**ASSIGNMENT:** Using the data beneath this instruction, retype only the lines from the one that contains "Let w(h)/4 = K(h, h)*(-5), K(q, M)" down to the one that contains "Answer: -41/990000 ≈ -4.1414e-5", both included, exactly as they appear.

===== RAW DATA =====

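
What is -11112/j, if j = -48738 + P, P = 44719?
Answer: 11112/4019 ≈ 2.7649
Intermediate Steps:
j = -4019 (j = -48738 + 44719 = -4019)
-11112/j = -11112/(-4019) = -11112*(-1/4019) = 11112/4019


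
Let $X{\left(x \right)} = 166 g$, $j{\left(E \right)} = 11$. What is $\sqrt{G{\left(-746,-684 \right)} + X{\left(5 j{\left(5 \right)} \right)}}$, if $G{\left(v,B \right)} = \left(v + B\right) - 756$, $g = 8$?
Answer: $i \sqrt{858} \approx 29.292 i$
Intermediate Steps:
$G{\left(v,B \right)} = -756 + B + v$ ($G{\left(v,B \right)} = \left(B + v\right) - 756 = -756 + B + v$)
$X{\left(x \right)} = 1328$ ($X{\left(x \right)} = 166 \cdot 8 = 1328$)
$\sqrt{G{\left(-746,-684 \right)} + X{\left(5 j{\left(5 \right)} \right)}} = \sqrt{\left(-756 - 684 - 746\right) + 1328} = \sqrt{-2186 + 1328} = \sqrt{-858} = i \sqrt{858}$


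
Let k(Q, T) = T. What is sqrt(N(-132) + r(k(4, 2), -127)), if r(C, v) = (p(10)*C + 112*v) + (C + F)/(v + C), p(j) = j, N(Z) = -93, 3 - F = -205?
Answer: I*sqrt(357467)/5 ≈ 119.58*I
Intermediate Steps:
F = 208 (F = 3 - 1*(-205) = 3 + 205 = 208)
r(C, v) = 10*C + 112*v + (208 + C)/(C + v) (r(C, v) = (10*C + 112*v) + (C + 208)/(v + C) = (10*C + 112*v) + (208 + C)/(C + v) = 10*C + 112*v + (208 + C)/(C + v))
sqrt(N(-132) + r(k(4, 2), -127)) = sqrt(-93 + (208 + 2 + 10*2**2 + 112*(-127)**2 + 122*2*(-127))/(2 - 127)) = sqrt(-93 + (208 + 2 + 10*4 + 112*16129 - 30988)/(-125)) = sqrt(-93 - (208 + 2 + 40 + 1806448 - 30988)/125) = sqrt(-93 - 1/125*1775710) = sqrt(-93 - 355142/25) = sqrt(-357467/25) = I*sqrt(357467)/5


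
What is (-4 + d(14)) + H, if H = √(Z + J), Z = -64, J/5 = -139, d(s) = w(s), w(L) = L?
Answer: 10 + I*√759 ≈ 10.0 + 27.55*I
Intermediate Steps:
d(s) = s
J = -695 (J = 5*(-139) = -695)
H = I*√759 (H = √(-64 - 695) = √(-759) = I*√759 ≈ 27.55*I)
(-4 + d(14)) + H = (-4 + 14) + I*√759 = 10 + I*√759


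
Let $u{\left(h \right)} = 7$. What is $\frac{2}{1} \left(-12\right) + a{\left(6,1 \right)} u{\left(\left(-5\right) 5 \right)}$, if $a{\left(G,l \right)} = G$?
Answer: $18$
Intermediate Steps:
$\frac{2}{1} \left(-12\right) + a{\left(6,1 \right)} u{\left(\left(-5\right) 5 \right)} = \frac{2}{1} \left(-12\right) + 6 \cdot 7 = 2 \cdot 1 \left(-12\right) + 42 = 2 \left(-12\right) + 42 = -24 + 42 = 18$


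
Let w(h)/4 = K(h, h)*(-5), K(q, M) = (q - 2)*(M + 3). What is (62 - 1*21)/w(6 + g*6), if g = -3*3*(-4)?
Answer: -41/990000 ≈ -4.1414e-5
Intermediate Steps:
g = 36 (g = -9*(-4) = 36)
K(q, M) = (-2 + q)*(3 + M)
w(h) = 120 - 20*h - 20*h² (w(h) = 4*((-6 - 2*h + 3*h + h*h)*(-5)) = 4*((-6 - 2*h + 3*h + h²)*(-5)) = 4*((-6 + h + h²)*(-5)) = 4*(30 - 5*h - 5*h²) = 120 - 20*h - 20*h²)
(62 - 1*21)/w(6 + g*6) = (62 - 1*21)/(120 - 20*(6 + 36*6) - 20*(6 + 36*6)²) = (62 - 21)/(120 - 20*(6 + 216) - 20*(6 + 216)²) = 41/(120 - 20*222 - 20*222²) = 41/(120 - 4440 - 20*49284) = 41/(120 - 4440 - 985680) = 41/(-990000) = 41*(-1/990000) = -41/990000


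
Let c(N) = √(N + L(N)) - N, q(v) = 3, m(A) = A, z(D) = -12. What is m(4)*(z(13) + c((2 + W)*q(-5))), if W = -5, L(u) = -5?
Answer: -12 + 4*I*√14 ≈ -12.0 + 14.967*I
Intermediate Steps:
c(N) = √(-5 + N) - N (c(N) = √(N - 5) - N = √(-5 + N) - N)
m(4)*(z(13) + c((2 + W)*q(-5))) = 4*(-12 + (√(-5 + (2 - 5)*3) - (2 - 5)*3)) = 4*(-12 + (√(-5 - 3*3) - (-3)*3)) = 4*(-12 + (√(-5 - 9) - 1*(-9))) = 4*(-12 + (√(-14) + 9)) = 4*(-12 + (I*√14 + 9)) = 4*(-12 + (9 + I*√14)) = 4*(-3 + I*√14) = -12 + 4*I*√14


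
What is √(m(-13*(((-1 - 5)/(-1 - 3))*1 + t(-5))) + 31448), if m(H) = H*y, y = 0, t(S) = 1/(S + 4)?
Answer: 2*√7862 ≈ 177.34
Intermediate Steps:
t(S) = 1/(4 + S)
m(H) = 0 (m(H) = H*0 = 0)
√(m(-13*(((-1 - 5)/(-1 - 3))*1 + t(-5))) + 31448) = √(0 + 31448) = √31448 = 2*√7862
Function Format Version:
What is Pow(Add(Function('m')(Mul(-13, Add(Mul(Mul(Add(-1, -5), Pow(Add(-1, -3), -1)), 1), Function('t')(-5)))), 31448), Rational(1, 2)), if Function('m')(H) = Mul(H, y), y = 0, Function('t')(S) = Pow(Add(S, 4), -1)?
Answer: Mul(2, Pow(7862, Rational(1, 2))) ≈ 177.34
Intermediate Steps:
Function('t')(S) = Pow(Add(4, S), -1)
Function('m')(H) = 0 (Function('m')(H) = Mul(H, 0) = 0)
Pow(Add(Function('m')(Mul(-13, Add(Mul(Mul(Add(-1, -5), Pow(Add(-1, -3), -1)), 1), Function('t')(-5)))), 31448), Rational(1, 2)) = Pow(Add(0, 31448), Rational(1, 2)) = Pow(31448, Rational(1, 2)) = Mul(2, Pow(7862, Rational(1, 2)))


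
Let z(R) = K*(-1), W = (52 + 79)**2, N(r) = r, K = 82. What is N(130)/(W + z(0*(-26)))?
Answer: 130/17079 ≈ 0.0076117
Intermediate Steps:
W = 17161 (W = 131**2 = 17161)
z(R) = -82 (z(R) = 82*(-1) = -82)
N(130)/(W + z(0*(-26))) = 130/(17161 - 82) = 130/17079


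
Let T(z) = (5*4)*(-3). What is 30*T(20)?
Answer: -1800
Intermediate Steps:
T(z) = -60 (T(z) = 20*(-3) = -60)
30*T(20) = 30*(-60) = -1800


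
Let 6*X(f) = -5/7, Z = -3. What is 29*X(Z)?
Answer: -145/42 ≈ -3.4524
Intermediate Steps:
X(f) = -5/42 (X(f) = (-5/7)/6 = (-5*⅐)/6 = (⅙)*(-5/7) = -5/42)
29*X(Z) = 29*(-5/42) = -145/42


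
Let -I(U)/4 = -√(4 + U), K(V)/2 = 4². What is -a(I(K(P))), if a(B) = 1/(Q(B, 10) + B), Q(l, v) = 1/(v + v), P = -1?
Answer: -20/481 ≈ -0.041580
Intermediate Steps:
Q(l, v) = 1/(2*v)
K(V) = 32 (K(V) = 2*4² = 2*16 = 32)
I(U) = 4*√(4 + U) (I(U) = -(-4)*√(4 + U) = 4*√(4 + U))
a(B) = 1/(1/20 + B) (a(B) = 1/((½)/10 + B) = 1/((½)*(⅒) + B) = 1/(1/20 + B))
-a(I(K(P))) = -20/(1 + 20*(4*√(4 + 32))) = -20/(1 + 20*(4*√36)) = -20/(1 + 20*(4*6)) = -20/(1 + 20*24) = -20/(1 + 480) = -20/481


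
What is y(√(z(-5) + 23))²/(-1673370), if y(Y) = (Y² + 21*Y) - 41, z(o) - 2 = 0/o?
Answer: -7921/1673370 ≈ -0.0047336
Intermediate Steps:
z(o) = 2 (z(o) = 2 + 0/o = 2 + 0 = 2)
y(Y) = -41 + Y² + 21*Y
y(√(z(-5) + 23))²/(-1673370) = (-41 + (√(2 + 23))² + 21*√(2 + 23))²/(-1673370) = (-41 + (√25)² + 21*√25)²*(-1/1673370) = (-41 + 5² + 21*5)²*(-1/1673370) = (-41 + 25 + 105)²*(-1/1673370) = 89²*(-1/1673370) = 7921*(-1/1673370) = -7921/1673370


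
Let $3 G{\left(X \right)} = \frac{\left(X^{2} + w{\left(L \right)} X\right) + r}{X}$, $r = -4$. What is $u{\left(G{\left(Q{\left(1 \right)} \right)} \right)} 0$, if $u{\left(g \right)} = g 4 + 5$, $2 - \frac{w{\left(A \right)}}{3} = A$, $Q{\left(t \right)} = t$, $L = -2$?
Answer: $0$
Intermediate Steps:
$w{\left(A \right)} = 6 - 3 A$
$G{\left(X \right)} = \frac{-4 + X^{2} + 12 X}{3 X}$ ($G{\left(X \right)} = \frac{\left(\left(X^{2} + \left(6 - -6\right) X\right) - 4\right) \frac{1}{X}}{3} = \frac{\left(\left(X^{2} + \left(6 + 6\right) X\right) - 4\right) \frac{1}{X}}{3} = \frac{\left(\left(X^{2} + 12 X\right) - 4\right) \frac{1}{X}}{3} = \frac{\left(-4 + X^{2} + 12 X\right) \frac{1}{X}}{3} = \frac{\frac{1}{X} \left(-4 + X^{2} + 12 X\right)}{3} = \frac{-4 + X^{2} + 12 X}{3 X}$)
$u{\left(g \right)} = 5 + 4 g$ ($u{\left(g \right)} = 4 g + 5 = 5 + 4 g$)
$u{\left(G{\left(Q{\left(1 \right)} \right)} \right)} 0 = \left(5 + 4 \frac{-4 + 1 \left(12 + 1\right)}{3 \cdot 1}\right) 0 = \left(5 + 4 \cdot \frac{1}{3} \cdot 1 \left(-4 + 1 \cdot 13\right)\right) 0 = \left(5 + 4 \cdot \frac{1}{3} \cdot 1 \left(-4 + 13\right)\right) 0 = \left(5 + 4 \cdot \frac{1}{3} \cdot 1 \cdot 9\right) 0 = \left(5 + 4 \cdot 3\right) 0 = \left(5 + 12\right) 0 = 17 \cdot 0 = 0$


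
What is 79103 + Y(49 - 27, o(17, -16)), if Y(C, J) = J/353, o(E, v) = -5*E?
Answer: 27923274/353 ≈ 79103.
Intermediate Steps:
Y(C, J) = J/353 (Y(C, J) = J*(1/353) = J/353)
79103 + Y(49 - 27, o(17, -16)) = 79103 + (-5*17)/353 = 79103 + (1/353)*(-85) = 79103 - 85/353 = 27923274/353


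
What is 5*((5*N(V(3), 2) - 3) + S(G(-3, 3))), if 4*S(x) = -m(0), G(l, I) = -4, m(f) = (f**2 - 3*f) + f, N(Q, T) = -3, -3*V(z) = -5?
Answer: -90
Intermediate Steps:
V(z) = 5/3 (V(z) = -1/3*(-5) = 5/3)
m(f) = f**2 - 2*f
S(x) = 0 (S(x) = (-0*(-2 + 0))/4 = (-0*(-2))/4 = (-1*0)/4 = (1/4)*0 = 0)
5*((5*N(V(3), 2) - 3) + S(G(-3, 3))) = 5*((5*(-3) - 3) + 0) = 5*((-15 - 3) + 0) = 5*(-18 + 0) = 5*(-18) = -90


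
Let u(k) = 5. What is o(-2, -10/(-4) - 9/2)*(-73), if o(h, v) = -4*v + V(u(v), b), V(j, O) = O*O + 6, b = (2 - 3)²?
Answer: -1095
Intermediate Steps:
b = 1 (b = (-1)² = 1)
V(j, O) = 6 + O² (V(j, O) = O² + 6 = 6 + O²)
o(h, v) = 7 - 4*v (o(h, v) = -4*v + (6 + 1²) = -4*v + (6 + 1) = -4*v + 7 = 7 - 4*v)
o(-2, -10/(-4) - 9/2)*(-73) = (7 - 4*(-10/(-4) - 9/2))*(-73) = (7 - 4*(-10*(-¼) - 9*½))*(-73) = (7 - 4*(5/2 - 9/2))*(-73) = (7 - 4*(-2))*(-73) = (7 + 8)*(-73) = 15*(-73) = -1095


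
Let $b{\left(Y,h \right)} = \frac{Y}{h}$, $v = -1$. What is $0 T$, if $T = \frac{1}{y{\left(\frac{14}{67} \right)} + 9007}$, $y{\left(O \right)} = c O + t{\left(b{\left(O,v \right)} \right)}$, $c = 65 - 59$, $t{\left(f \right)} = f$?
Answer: $0$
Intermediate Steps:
$c = 6$
$y{\left(O \right)} = 5 O$ ($y{\left(O \right)} = 6 O + \frac{O}{-1} = 6 O + O \left(-1\right) = 6 O - O = 5 O$)
$T = \frac{67}{603539}$ ($T = \frac{1}{5 \cdot \frac{14}{67} + 9007} = \frac{1}{\frac{70}{67} + 9007} = \frac{1}{\frac{603539}{67}} = \frac{67}{603539} \approx 0.00011101$)
$0 T = 0 \cdot \frac{67}{603539} = 0$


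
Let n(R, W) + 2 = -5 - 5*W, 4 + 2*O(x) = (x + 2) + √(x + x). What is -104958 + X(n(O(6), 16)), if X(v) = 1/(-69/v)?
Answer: -2414005/23 ≈ -1.0496e+5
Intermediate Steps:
O(x) = -1 + x/2 + √2*√x/2 (O(x) = -2 + ((x + 2) + √(x + x))/2 = -2 + ((2 + x) + √(2*x))/2 = -2 + ((2 + x) + √2*√x)/2 = -2 + (2 + x + √2*√x)/2 = -2 + (1 + x/2 + √2*√x/2) = -1 + x/2 + √2*√x/2)
n(R, W) = -7 - 5*W (n(R, W) = -2 + (-5 - 5*W) = -7 - 5*W)
X(v) = -v/69
-104958 + X(n(O(6), 16)) = -104958 - (-7 - 5*16)/69 = -104958 - (-7 - 80)/69 = -104958 - 1/69*(-87) = -104958 + 29/23 = -2414005/23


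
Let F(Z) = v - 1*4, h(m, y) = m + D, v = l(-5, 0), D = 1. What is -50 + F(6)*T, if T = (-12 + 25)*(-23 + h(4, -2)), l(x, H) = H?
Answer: 886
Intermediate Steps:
v = 0
h(m, y) = 1 + m (h(m, y) = m + 1 = 1 + m)
F(Z) = -4 (F(Z) = 0 - 1*4 = 0 - 4 = -4)
T = -234 (T = (-12 + 25)*(-23 + (1 + 4)) = 13*(-23 + 5) = 13*(-18) = -234)
-50 + F(6)*T = -50 - 4*(-234) = -50 + 936 = 886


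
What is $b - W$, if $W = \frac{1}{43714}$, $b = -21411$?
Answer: $- \frac{935960455}{43714} \approx -21411.0$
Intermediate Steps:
$W = \frac{1}{43714} \approx 2.2876 \cdot 10^{-5}$
$b - W = -21411 - \frac{1}{43714} = - \frac{935960455}{43714}$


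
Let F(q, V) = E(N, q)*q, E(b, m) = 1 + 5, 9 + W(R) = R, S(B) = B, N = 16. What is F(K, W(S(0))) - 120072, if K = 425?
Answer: -117522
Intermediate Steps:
W(R) = -9 + R
E(b, m) = 6
F(q, V) = 6*q
F(K, W(S(0))) - 120072 = 6*425 - 120072 = 2550 - 120072 = -117522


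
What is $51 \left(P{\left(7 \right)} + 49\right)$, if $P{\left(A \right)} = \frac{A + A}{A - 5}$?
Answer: $2856$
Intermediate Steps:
$P{\left(A \right)} = \frac{2 A}{-5 + A}$
$51 \left(P{\left(7 \right)} + 49\right) = 51 \left(2 \cdot 7 \frac{1}{-5 + 7} + 49\right) = 51 \left(2 \cdot 7 \cdot \frac{1}{2} + 49\right) = 51 \left(7 + 49\right) = 51 \cdot 56 = 2856$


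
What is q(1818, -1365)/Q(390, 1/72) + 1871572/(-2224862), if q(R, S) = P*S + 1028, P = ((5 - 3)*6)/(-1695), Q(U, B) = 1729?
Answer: -2757465894/11439127973 ≈ -0.24106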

=====

**REPLY:**
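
Let w(h)/4 = K(h, h)*(-5), K(q, M) = (q - 2)*(M + 3). What is (62 - 1*21)/w(6 + g*6), if g = -3*3*(-4)?
Answer: -41/990000 ≈ -4.1414e-5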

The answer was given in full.